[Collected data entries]
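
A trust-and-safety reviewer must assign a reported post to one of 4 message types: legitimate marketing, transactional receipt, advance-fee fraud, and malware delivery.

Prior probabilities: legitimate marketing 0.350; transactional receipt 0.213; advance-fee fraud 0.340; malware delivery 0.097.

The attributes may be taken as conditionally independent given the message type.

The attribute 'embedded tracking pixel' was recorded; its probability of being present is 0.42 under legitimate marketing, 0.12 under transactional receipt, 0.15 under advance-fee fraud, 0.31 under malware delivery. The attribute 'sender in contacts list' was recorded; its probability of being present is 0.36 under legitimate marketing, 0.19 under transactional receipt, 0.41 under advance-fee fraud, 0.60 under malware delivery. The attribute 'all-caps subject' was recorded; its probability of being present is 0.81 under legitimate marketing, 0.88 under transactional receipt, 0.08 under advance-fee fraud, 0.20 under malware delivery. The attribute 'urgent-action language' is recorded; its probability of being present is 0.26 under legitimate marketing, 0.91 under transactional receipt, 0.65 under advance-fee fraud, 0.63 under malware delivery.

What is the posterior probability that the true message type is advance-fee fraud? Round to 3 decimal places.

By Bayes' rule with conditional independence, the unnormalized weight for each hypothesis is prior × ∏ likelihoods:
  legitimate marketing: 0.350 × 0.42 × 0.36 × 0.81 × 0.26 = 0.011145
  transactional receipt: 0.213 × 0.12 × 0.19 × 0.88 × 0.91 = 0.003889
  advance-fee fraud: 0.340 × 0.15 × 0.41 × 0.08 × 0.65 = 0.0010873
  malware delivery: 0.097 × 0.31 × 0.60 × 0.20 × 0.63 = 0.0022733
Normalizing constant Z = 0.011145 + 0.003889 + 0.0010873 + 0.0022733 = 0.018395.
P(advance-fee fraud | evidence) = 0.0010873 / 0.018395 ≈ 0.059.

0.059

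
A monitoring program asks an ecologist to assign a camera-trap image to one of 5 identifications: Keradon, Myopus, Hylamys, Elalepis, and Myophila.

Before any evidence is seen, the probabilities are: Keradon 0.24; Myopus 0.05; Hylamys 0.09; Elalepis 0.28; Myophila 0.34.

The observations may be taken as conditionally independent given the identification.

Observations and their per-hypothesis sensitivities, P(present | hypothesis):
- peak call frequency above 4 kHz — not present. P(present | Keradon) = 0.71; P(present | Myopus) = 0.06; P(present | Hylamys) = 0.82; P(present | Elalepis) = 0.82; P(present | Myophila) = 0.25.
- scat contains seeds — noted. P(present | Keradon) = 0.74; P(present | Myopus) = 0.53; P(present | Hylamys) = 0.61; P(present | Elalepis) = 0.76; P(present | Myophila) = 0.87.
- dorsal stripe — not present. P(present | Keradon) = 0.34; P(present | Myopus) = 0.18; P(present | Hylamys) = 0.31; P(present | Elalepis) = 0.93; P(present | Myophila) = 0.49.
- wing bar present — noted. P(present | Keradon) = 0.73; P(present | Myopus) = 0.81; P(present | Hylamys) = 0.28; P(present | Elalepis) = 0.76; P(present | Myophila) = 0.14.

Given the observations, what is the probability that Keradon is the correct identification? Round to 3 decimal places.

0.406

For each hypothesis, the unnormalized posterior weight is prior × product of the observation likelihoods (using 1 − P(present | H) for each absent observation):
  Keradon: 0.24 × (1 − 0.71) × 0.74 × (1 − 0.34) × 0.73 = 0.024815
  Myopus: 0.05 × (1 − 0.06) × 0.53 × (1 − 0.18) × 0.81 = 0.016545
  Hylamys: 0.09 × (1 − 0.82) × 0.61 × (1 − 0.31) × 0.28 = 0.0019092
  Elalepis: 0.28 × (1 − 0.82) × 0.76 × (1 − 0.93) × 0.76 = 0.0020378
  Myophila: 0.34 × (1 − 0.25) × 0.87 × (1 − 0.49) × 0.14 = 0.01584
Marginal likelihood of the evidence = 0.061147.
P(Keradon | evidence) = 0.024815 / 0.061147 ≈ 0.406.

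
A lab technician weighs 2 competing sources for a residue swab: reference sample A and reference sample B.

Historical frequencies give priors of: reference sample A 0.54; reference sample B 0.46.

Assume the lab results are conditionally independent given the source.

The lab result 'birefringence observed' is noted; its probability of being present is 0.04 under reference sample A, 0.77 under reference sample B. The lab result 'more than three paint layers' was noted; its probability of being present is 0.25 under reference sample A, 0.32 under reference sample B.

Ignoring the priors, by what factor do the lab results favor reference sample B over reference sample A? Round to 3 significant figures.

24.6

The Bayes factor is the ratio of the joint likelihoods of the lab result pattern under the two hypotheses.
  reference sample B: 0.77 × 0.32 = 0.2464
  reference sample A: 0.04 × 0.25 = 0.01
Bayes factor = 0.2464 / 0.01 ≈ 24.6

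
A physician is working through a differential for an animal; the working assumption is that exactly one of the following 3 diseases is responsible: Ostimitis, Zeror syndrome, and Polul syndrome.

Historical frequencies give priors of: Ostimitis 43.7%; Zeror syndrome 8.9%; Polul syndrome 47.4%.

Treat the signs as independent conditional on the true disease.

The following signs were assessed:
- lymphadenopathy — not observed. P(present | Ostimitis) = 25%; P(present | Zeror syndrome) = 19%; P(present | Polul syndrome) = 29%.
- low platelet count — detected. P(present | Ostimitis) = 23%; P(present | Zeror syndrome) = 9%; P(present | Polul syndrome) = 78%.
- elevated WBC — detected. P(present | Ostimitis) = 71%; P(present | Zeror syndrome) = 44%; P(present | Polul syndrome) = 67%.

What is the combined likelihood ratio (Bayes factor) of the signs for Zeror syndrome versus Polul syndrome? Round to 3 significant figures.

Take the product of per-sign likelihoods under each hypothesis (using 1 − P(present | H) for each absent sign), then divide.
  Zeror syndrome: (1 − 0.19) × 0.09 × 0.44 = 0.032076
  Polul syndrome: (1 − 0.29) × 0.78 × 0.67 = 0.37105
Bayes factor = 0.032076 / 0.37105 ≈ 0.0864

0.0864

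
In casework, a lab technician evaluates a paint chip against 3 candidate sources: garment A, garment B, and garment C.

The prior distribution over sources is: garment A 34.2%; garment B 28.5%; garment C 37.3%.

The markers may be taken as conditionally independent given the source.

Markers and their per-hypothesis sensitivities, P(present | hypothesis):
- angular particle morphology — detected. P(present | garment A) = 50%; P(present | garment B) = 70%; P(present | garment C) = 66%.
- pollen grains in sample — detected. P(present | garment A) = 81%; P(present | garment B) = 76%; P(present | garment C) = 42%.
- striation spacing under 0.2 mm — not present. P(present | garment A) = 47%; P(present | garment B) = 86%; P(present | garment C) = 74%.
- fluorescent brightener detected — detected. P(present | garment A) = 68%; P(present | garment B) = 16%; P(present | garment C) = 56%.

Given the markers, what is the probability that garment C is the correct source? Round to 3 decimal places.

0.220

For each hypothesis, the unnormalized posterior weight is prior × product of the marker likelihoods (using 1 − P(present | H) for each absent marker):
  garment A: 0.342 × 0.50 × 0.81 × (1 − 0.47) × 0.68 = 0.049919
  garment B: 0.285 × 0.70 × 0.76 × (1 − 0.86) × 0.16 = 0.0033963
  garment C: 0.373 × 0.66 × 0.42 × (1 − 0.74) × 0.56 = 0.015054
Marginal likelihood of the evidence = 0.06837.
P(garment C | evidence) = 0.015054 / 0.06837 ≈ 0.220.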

[Exercise goal] Extract every record and return it verbatim.

[Exercise output]
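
A trust-and-safety reviewer must assign a reported post to one of 4 message types: legitimate marketing, transactional receipt, advance-fee fraud, and malware delivery.

Prior probabilities: legitimate marketing 0.350; transactional receipt 0.213; advance-fee fraud 0.340; malware delivery 0.097.

The attributes may be taken as conditionally independent given the message type.

The attribute 'embedded tracking pixel' was recorded; its probability of being present is 0.42 under legitimate marketing, 0.12 under transactional receipt, 0.15 under advance-fee fraud, 0.31 under malware delivery. The attribute 'sender in contacts list' was recorded; its probability of being present is 0.36 under legitimate marketing, 0.19 under transactional receipt, 0.41 under advance-fee fraud, 0.60 under malware delivery. The attribute 'all-caps subject' was recorded; its probability of being present is 0.81 under legitimate marketing, 0.88 under transactional receipt, 0.08 under advance-fee fraud, 0.20 under malware delivery. The attribute 'urgent-action language' is recorded; its probability of being present is 0.26 under legitimate marketing, 0.91 under transactional receipt, 0.65 under advance-fee fraud, 0.63 under malware delivery.

What is the posterior probability that the true message type is advance-fee fraud? Round to 3 decimal places.

By Bayes' rule with conditional independence, the unnormalized weight for each hypothesis is prior × ∏ likelihoods:
  legitimate marketing: 0.350 × 0.42 × 0.36 × 0.81 × 0.26 = 0.011145
  transactional receipt: 0.213 × 0.12 × 0.19 × 0.88 × 0.91 = 0.003889
  advance-fee fraud: 0.340 × 0.15 × 0.41 × 0.08 × 0.65 = 0.0010873
  malware delivery: 0.097 × 0.31 × 0.60 × 0.20 × 0.63 = 0.0022733
Normalizing constant Z = 0.011145 + 0.003889 + 0.0010873 + 0.0022733 = 0.018395.
P(advance-fee fraud | evidence) = 0.0010873 / 0.018395 ≈ 0.059.

0.059

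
A monitoring program asks an ecologist to assign a camera-trap image to one of 5 identifications: Keradon, Myopus, Hylamys, Elalepis, and Myophila.

Before any evidence is seen, the probabilities are: Keradon 0.24; Myopus 0.05; Hylamys 0.09; Elalepis 0.28; Myophila 0.34.

The observations may be taken as conditionally independent given the identification.

Observations and their per-hypothesis sensitivities, P(present | hypothesis):
- peak call frequency above 4 kHz — not present. P(present | Keradon) = 0.71; P(present | Myopus) = 0.06; P(present | Hylamys) = 0.82; P(present | Elalepis) = 0.82; P(present | Myophila) = 0.25.
- scat contains seeds — noted. P(present | Keradon) = 0.74; P(present | Myopus) = 0.53; P(present | Hylamys) = 0.61; P(present | Elalepis) = 0.76; P(present | Myophila) = 0.87.
- dorsal stripe — not present. P(present | Keradon) = 0.34; P(present | Myopus) = 0.18; P(present | Hylamys) = 0.31; P(present | Elalepis) = 0.93; P(present | Myophila) = 0.49.
- wing bar present — noted. P(present | Keradon) = 0.73; P(present | Myopus) = 0.81; P(present | Hylamys) = 0.28; P(present | Elalepis) = 0.76; P(present | Myophila) = 0.14.

Given the observations, what is the probability that Keradon is the correct identification? Round to 3 decimal places.

0.406

For each hypothesis, the unnormalized posterior weight is prior × product of the observation likelihoods (using 1 − P(present | H) for each absent observation):
  Keradon: 0.24 × (1 − 0.71) × 0.74 × (1 − 0.34) × 0.73 = 0.024815
  Myopus: 0.05 × (1 − 0.06) × 0.53 × (1 − 0.18) × 0.81 = 0.016545
  Hylamys: 0.09 × (1 − 0.82) × 0.61 × (1 − 0.31) × 0.28 = 0.0019092
  Elalepis: 0.28 × (1 − 0.82) × 0.76 × (1 − 0.93) × 0.76 = 0.0020378
  Myophila: 0.34 × (1 − 0.25) × 0.87 × (1 − 0.49) × 0.14 = 0.01584
Marginal likelihood of the evidence = 0.061147.
P(Keradon | evidence) = 0.024815 / 0.061147 ≈ 0.406.

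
A lab technician weighs 2 competing sources for a residue swab: reference sample A and reference sample B.

Historical frequencies give priors of: reference sample A 0.54; reference sample B 0.46.

Assume the lab results are conditionally independent given the source.

The lab result 'birefringence observed' is noted; its probability of being present is 0.04 under reference sample A, 0.77 under reference sample B. The lab result 'more than three paint layers' was noted; its probability of being present is 0.25 under reference sample A, 0.32 under reference sample B.

Ignoring the priors, by what factor do the lab results favor reference sample B over reference sample A? Round to 3 significant figures.

24.6

The Bayes factor is the ratio of the joint likelihoods of the lab result pattern under the two hypotheses.
  reference sample B: 0.77 × 0.32 = 0.2464
  reference sample A: 0.04 × 0.25 = 0.01
Bayes factor = 0.2464 / 0.01 ≈ 24.6

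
A physician is working through a differential for an animal; the working assumption is that exactly one of the following 3 diseases is responsible: Ostimitis, Zeror syndrome, and Polul syndrome.

Historical frequencies give priors of: Ostimitis 43.7%; Zeror syndrome 8.9%; Polul syndrome 47.4%.

Treat the signs as independent conditional on the true disease.

The following signs were assessed:
- lymphadenopathy — not observed. P(present | Ostimitis) = 25%; P(present | Zeror syndrome) = 19%; P(present | Polul syndrome) = 29%.
- low platelet count — detected. P(present | Ostimitis) = 23%; P(present | Zeror syndrome) = 9%; P(present | Polul syndrome) = 78%.
- elevated WBC — detected. P(present | Ostimitis) = 71%; P(present | Zeror syndrome) = 44%; P(present | Polul syndrome) = 67%.

What is the combined likelihood ratio (Bayes factor) of the signs for Zeror syndrome versus Polul syndrome? Round to 3 significant figures.

Take the product of per-sign likelihoods under each hypothesis (using 1 − P(present | H) for each absent sign), then divide.
  Zeror syndrome: (1 − 0.19) × 0.09 × 0.44 = 0.032076
  Polul syndrome: (1 − 0.29) × 0.78 × 0.67 = 0.37105
Bayes factor = 0.032076 / 0.37105 ≈ 0.0864

0.0864

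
In casework, a lab technician evaluates a paint chip against 3 candidate sources: garment A, garment B, and garment C.

The prior distribution over sources is: garment A 34.2%; garment B 28.5%; garment C 37.3%.

The markers may be taken as conditionally independent given the source.

Markers and their per-hypothesis sensitivities, P(present | hypothesis):
- angular particle morphology — detected. P(present | garment A) = 50%; P(present | garment B) = 70%; P(present | garment C) = 66%.
- pollen grains in sample — detected. P(present | garment A) = 81%; P(present | garment B) = 76%; P(present | garment C) = 42%.
- striation spacing under 0.2 mm — not present. P(present | garment A) = 47%; P(present | garment B) = 86%; P(present | garment C) = 74%.
- fluorescent brightener detected — detected. P(present | garment A) = 68%; P(present | garment B) = 16%; P(present | garment C) = 56%.

Given the markers, what is the probability that garment C is the correct source? Round to 3 decimal places.

0.220

For each hypothesis, the unnormalized posterior weight is prior × product of the marker likelihoods (using 1 − P(present | H) for each absent marker):
  garment A: 0.342 × 0.50 × 0.81 × (1 − 0.47) × 0.68 = 0.049919
  garment B: 0.285 × 0.70 × 0.76 × (1 − 0.86) × 0.16 = 0.0033963
  garment C: 0.373 × 0.66 × 0.42 × (1 − 0.74) × 0.56 = 0.015054
Marginal likelihood of the evidence = 0.06837.
P(garment C | evidence) = 0.015054 / 0.06837 ≈ 0.220.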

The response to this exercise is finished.